#### [Source records]
============

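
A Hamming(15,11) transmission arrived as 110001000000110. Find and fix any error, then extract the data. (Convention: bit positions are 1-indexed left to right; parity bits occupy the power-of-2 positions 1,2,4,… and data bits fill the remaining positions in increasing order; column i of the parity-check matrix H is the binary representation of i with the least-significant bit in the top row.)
Syndrome s = H · r^T (mod 2), r = 110001000000110:
  s[0] = (101010101010101)·(110001000000110) mod 2 = 1+0+0+0+0+0+0+0+0+0+0+0+1+0+0 mod 2 = 0
  s[1] = (011001100110011)·(110001000000110) mod 2 = 0+1+0+0+0+1+0+0+0+0+0+0+0+1+0 mod 2 = 1
  s[2] = (000111100001111)·(110001000000110) mod 2 = 0+0+0+0+0+1+0+0+0+0+0+0+1+1+0 mod 2 = 1
  s[3] = (000000011111111)·(110001000000110) mod 2 = 0+0+0+0+0+0+0+0+0+0+0+0+1+1+0 mod 2 = 0
Syndrome = 0110
Column 6 of H equals this syndrome → error at bit 6 (1-indexed).
Flip bit 6: 110001000000110 → 110000000000110
Extract data bits at positions {3,5,6,7,9,10,11,12,13,14,15}: 00000000110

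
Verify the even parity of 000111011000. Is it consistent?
Sum of all bits: 0+0+0+1+1+1+0+1+1+0+0+0 = 5; 5 mod 2 = 1. Result is 1 → parity error detected.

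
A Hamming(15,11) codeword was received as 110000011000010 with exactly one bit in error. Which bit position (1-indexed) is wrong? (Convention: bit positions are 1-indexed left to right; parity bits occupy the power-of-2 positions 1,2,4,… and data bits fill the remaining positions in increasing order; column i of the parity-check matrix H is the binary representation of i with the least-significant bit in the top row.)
Syndrome s = H · r^T (mod 2), r = 110000011000010:
  s[0] = (101010101010101)·(110000011000010) mod 2 = 1+0+0+0+0+0+0+0+1+0+0+0+0+0+0 mod 2 = 0
  s[1] = (011001100110011)·(110000011000010) mod 2 = 0+1+0+0+0+0+0+0+0+0+0+0+0+1+0 mod 2 = 0
  s[2] = (000111100001111)·(110000011000010) mod 2 = 0+0+0+0+0+0+0+0+0+0+0+0+0+1+0 mod 2 = 1
  s[3] = (000000011111111)·(110000011000010) mod 2 = 0+0+0+0+0+0+0+1+1+0+0+0+0+1+0 mod 2 = 1
Syndrome = 0011
Column i of H is the binary representation of i, so the syndrome is the binary index of the flipped bit.
Read s = 0011 with s[0] as LSB: 0·2^0 + 0·2^1 + 1·2^2 + 1·2^3 = 12.
Error is at bit position 12.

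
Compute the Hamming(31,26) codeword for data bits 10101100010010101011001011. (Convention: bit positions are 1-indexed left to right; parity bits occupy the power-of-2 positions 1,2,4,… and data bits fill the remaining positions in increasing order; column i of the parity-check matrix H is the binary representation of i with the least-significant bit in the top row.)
Codeword c = d · G (mod 2), d = 10101100010010101011001011:
  c[0] = d·G[:,0] = (10101100010010101011001011)·(11011010101101010101010101) mod 2 = 1+0+0+0+1+0+0+0+0+0+0+0+0+0+0+0+0+0+0+1+0+0+0+0+0+1 mod 2 = 0
  c[1] = d·G[:,1] = (10101100010010101011001011)·(10110110011011001100110011) mod 2 = 1+0+1+0+0+1+0+0+0+1+0+0+1+0+0+0+1+0+0+0+0+0+0+0+1+1 mod 2 = 0
  c[2] = d·G[:,2] = (10101100010010101011001011)·(10000000000000000000000000) mod 2 = 1+0+0+0+0+0+0+0+0+0+0+0+0+0+0+0+0+0+0+0+0+0+0+0+0+0 mod 2 = 1
  c[3] = d·G[:,3] = (10101100010010101011001011)·(01110001111000111100001111) mod 2 = 0+0+1+0+0+0+0+0+0+1+0+0+0+0+1+0+1+0+0+0+0+0+1+0+1+1 mod 2 = 1
  c[4] = d·G[:,4] = (10101100010010101011001011)·(01000000000000000000000000) mod 2 = 0+0+0+0+0+0+0+0+0+0+0+0+0+0+0+0+0+0+0+0+0+0+0+0+0+0 mod 2 = 0
  c[5] = d·G[:,5] = (10101100010010101011001011)·(00100000000000000000000000) mod 2 = 0+0+1+0+0+0+0+0+0+0+0+0+0+0+0+0+0+0+0+0+0+0+0+0+0+0 mod 2 = 1
  c[6] = d·G[:,6] = (10101100010010101011001011)·(00010000000000000000000000) mod 2 = 0+0+0+0+0+0+0+0+0+0+0+0+0+0+0+0+0+0+0+0+0+0+0+0+0+0 mod 2 = 0
  c[7] = d·G[:,7] = (10101100010010101011001011)·(00001111111000000011111111) mod 2 = 0+0+0+0+1+1+0+0+0+1+0+0+0+0+0+0+0+0+1+1+0+0+1+0+1+1 mod 2 = 0
  c[8] = d·G[:,8] = (10101100010010101011001011)·(00001000000000000000000000) mod 2 = 0+0+0+0+1+0+0+0+0+0+0+0+0+0+0+0+0+0+0+0+0+0+0+0+0+0 mod 2 = 1
  c[9] = d·G[:,9] = (10101100010010101011001011)·(00000100000000000000000000) mod 2 = 0+0+0+0+0+1+0+0+0+0+0+0+0+0+0+0+0+0+0+0+0+0+0+0+0+0 mod 2 = 1
  c[10] = d·G[:,10] = (10101100010010101011001011)·(00000010000000000000000000) mod 2 = 0+0+0+0+0+0+0+0+0+0+0+0+0+0+0+0+0+0+0+0+0+0+0+0+0+0 mod 2 = 0
  c[11] = d·G[:,11] = (10101100010010101011001011)·(00000001000000000000000000) mod 2 = 0+0+0+0+0+0+0+0+0+0+0+0+0+0+0+0+0+0+0+0+0+0+0+0+0+0 mod 2 = 0
  c[12] = d·G[:,12] = (10101100010010101011001011)·(00000000100000000000000000) mod 2 = 0+0+0+0+0+0+0+0+0+0+0+0+0+0+0+0+0+0+0+0+0+0+0+0+0+0 mod 2 = 0
  c[13] = d·G[:,13] = (10101100010010101011001011)·(00000000010000000000000000) mod 2 = 0+0+0+0+0+0+0+0+0+1+0+0+0+0+0+0+0+0+0+0+0+0+0+0+0+0 mod 2 = 1
  c[14] = d·G[:,14] = (10101100010010101011001011)·(00000000001000000000000000) mod 2 = 0+0+0+0+0+0+0+0+0+0+0+0+0+0+0+0+0+0+0+0+0+0+0+0+0+0 mod 2 = 0
  c[15] = d·G[:,15] = (10101100010010101011001011)·(00000000000111111111111111) mod 2 = 0+0+0+0+0+0+0+0+0+0+0+0+1+0+1+0+1+0+1+1+0+0+1+0+1+1 mod 2 = 0
  c[16] = d·G[:,16] = (10101100010010101011001011)·(00000000000100000000000000) mod 2 = 0+0+0+0+0+0+0+0+0+0+0+0+0+0+0+0+0+0+0+0+0+0+0+0+0+0 mod 2 = 0
  c[17] = d·G[:,17] = (10101100010010101011001011)·(00000000000010000000000000) mod 2 = 0+0+0+0+0+0+0+0+0+0+0+0+1+0+0+0+0+0+0+0+0+0+0+0+0+0 mod 2 = 1
  c[18] = d·G[:,18] = (10101100010010101011001011)·(00000000000001000000000000) mod 2 = 0+0+0+0+0+0+0+0+0+0+0+0+0+0+0+0+0+0+0+0+0+0+0+0+0+0 mod 2 = 0
  c[19] = d·G[:,19] = (10101100010010101011001011)·(00000000000000100000000000) mod 2 = 0+0+0+0+0+0+0+0+0+0+0+0+0+0+1+0+0+0+0+0+0+0+0+0+0+0 mod 2 = 1
  c[20] = d·G[:,20] = (10101100010010101011001011)·(00000000000000010000000000) mod 2 = 0+0+0+0+0+0+0+0+0+0+0+0+0+0+0+0+0+0+0+0+0+0+0+0+0+0 mod 2 = 0
  c[21] = d·G[:,21] = (10101100010010101011001011)·(00000000000000001000000000) mod 2 = 0+0+0+0+0+0+0+0+0+0+0+0+0+0+0+0+1+0+0+0+0+0+0+0+0+0 mod 2 = 1
  c[22] = d·G[:,22] = (10101100010010101011001011)·(00000000000000000100000000) mod 2 = 0+0+0+0+0+0+0+0+0+0+0+0+0+0+0+0+0+0+0+0+0+0+0+0+0+0 mod 2 = 0
  c[23] = d·G[:,23] = (10101100010010101011001011)·(00000000000000000010000000) mod 2 = 0+0+0+0+0+0+0+0+0+0+0+0+0+0+0+0+0+0+1+0+0+0+0+0+0+0 mod 2 = 1
  c[24] = d·G[:,24] = (10101100010010101011001011)·(00000000000000000001000000) mod 2 = 0+0+0+0+0+0+0+0+0+0+0+0+0+0+0+0+0+0+0+1+0+0+0+0+0+0 mod 2 = 1
  c[25] = d·G[:,25] = (10101100010010101011001011)·(00000000000000000000100000) mod 2 = 0+0+0+0+0+0+0+0+0+0+0+0+0+0+0+0+0+0+0+0+0+0+0+0+0+0 mod 2 = 0
  c[26] = d·G[:,26] = (10101100010010101011001011)·(00000000000000000000010000) mod 2 = 0+0+0+0+0+0+0+0+0+0+0+0+0+0+0+0+0+0+0+0+0+0+0+0+0+0 mod 2 = 0
  c[27] = d·G[:,27] = (10101100010010101011001011)·(00000000000000000000001000) mod 2 = 0+0+0+0+0+0+0+0+0+0+0+0+0+0+0+0+0+0+0+0+0+0+1+0+0+0 mod 2 = 1
  c[28] = d·G[:,28] = (10101100010010101011001011)·(00000000000000000000000100) mod 2 = 0+0+0+0+0+0+0+0+0+0+0+0+0+0+0+0+0+0+0+0+0+0+0+0+0+0 mod 2 = 0
  c[29] = d·G[:,29] = (10101100010010101011001011)·(00000000000000000000000010) mod 2 = 0+0+0+0+0+0+0+0+0+0+0+0+0+0+0+0+0+0+0+0+0+0+0+0+1+0 mod 2 = 1
  c[30] = d·G[:,30] = (10101100010010101011001011)·(00000000000000000000000001) mod 2 = 0+0+0+0+0+0+0+0+0+0+0+0+0+0+0+0+0+0+0+0+0+0+0+0+0+1 mod 2 = 1
Codeword = 0011010011000100010101011001011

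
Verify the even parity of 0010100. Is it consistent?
Sum of all bits: 0+0+1+0+1+0+0 = 2; 2 mod 2 = 0. Result is 0 → valid parity.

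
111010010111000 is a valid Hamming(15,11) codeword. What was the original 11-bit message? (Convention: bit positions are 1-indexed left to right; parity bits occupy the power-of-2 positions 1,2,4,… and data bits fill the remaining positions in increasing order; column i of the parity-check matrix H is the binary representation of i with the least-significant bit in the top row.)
Parity bits occupy power-of-2 positions; data bits are at positions {3,5,6,7,9,10,11,12,13,14,15} (1-indexed).
Extract: c[3]=1 c[5]=1 c[6]=0 c[7]=0 c[9]=0 c[10]=1 c[11]=1 c[12]=1 c[13]=0 c[14]=0 c[15]=0
Data = 11000111000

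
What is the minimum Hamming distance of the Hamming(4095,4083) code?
d_min = 3 (every single-error-correcting Hamming code has d_min = 3).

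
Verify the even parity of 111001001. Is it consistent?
Sum of all bits: 1+1+1+0+0+1+0+0+1 = 5; 5 mod 2 = 1. Result is 1 → parity error detected.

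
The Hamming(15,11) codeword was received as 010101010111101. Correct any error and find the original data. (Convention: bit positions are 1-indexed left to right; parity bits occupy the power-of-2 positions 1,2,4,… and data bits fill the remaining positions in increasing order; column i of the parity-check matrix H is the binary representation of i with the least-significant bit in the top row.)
Syndrome s = H · r^T (mod 2), r = 010101010111101:
  s[0] = (101010101010101)·(010101010111101) mod 2 = 0+0+0+0+0+0+0+0+0+0+1+0+1+0+1 mod 2 = 1
  s[1] = (011001100110011)·(010101010111101) mod 2 = 0+1+0+0+0+1+0+0+0+1+1+0+0+0+1 mod 2 = 1
  s[2] = (000111100001111)·(010101010111101) mod 2 = 0+0+0+1+0+1+0+0+0+0+0+1+1+0+1 mod 2 = 1
  s[3] = (000000011111111)·(010101010111101) mod 2 = 0+0+0+0+0+0+0+1+0+1+1+1+1+0+1 mod 2 = 0
Syndrome = 1110
Column 7 of H equals this syndrome → error at bit 7 (1-indexed).
Flip bit 7: 010101010111101 → 010101110111101
Extract data bits at positions {3,5,6,7,9,10,11,12,13,14,15}: 00110111101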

============

#### [EXERCISE DESCRIPTION]
Copy exactly the line containing "What is the" and every line after it, ending with the last line of the records above.

#### [TASK ANSWER]
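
What is the minimum Hamming distance of the Hamming(4095,4083) code?
d_min = 3 (every single-error-correcting Hamming code has d_min = 3).

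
Verify the even parity of 111001001. Is it consistent?
Sum of all bits: 1+1+1+0+0+1+0+0+1 = 5; 5 mod 2 = 1. Result is 1 → parity error detected.

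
The Hamming(15,11) codeword was received as 010101010111101. Correct any error and find the original data. (Convention: bit positions are 1-indexed left to right; parity bits occupy the power-of-2 positions 1,2,4,… and data bits fill the remaining positions in increasing order; column i of the parity-check matrix H is the binary representation of i with the least-significant bit in the top row.)
Syndrome s = H · r^T (mod 2), r = 010101010111101:
  s[0] = (101010101010101)·(010101010111101) mod 2 = 0+0+0+0+0+0+0+0+0+0+1+0+1+0+1 mod 2 = 1
  s[1] = (011001100110011)·(010101010111101) mod 2 = 0+1+0+0+0+1+0+0+0+1+1+0+0+0+1 mod 2 = 1
  s[2] = (000111100001111)·(010101010111101) mod 2 = 0+0+0+1+0+1+0+0+0+0+0+1+1+0+1 mod 2 = 1
  s[3] = (000000011111111)·(010101010111101) mod 2 = 0+0+0+0+0+0+0+1+0+1+1+1+1+0+1 mod 2 = 0
Syndrome = 1110
Column 7 of H equals this syndrome → error at bit 7 (1-indexed).
Flip bit 7: 010101010111101 → 010101110111101
Extract data bits at positions {3,5,6,7,9,10,11,12,13,14,15}: 00110111101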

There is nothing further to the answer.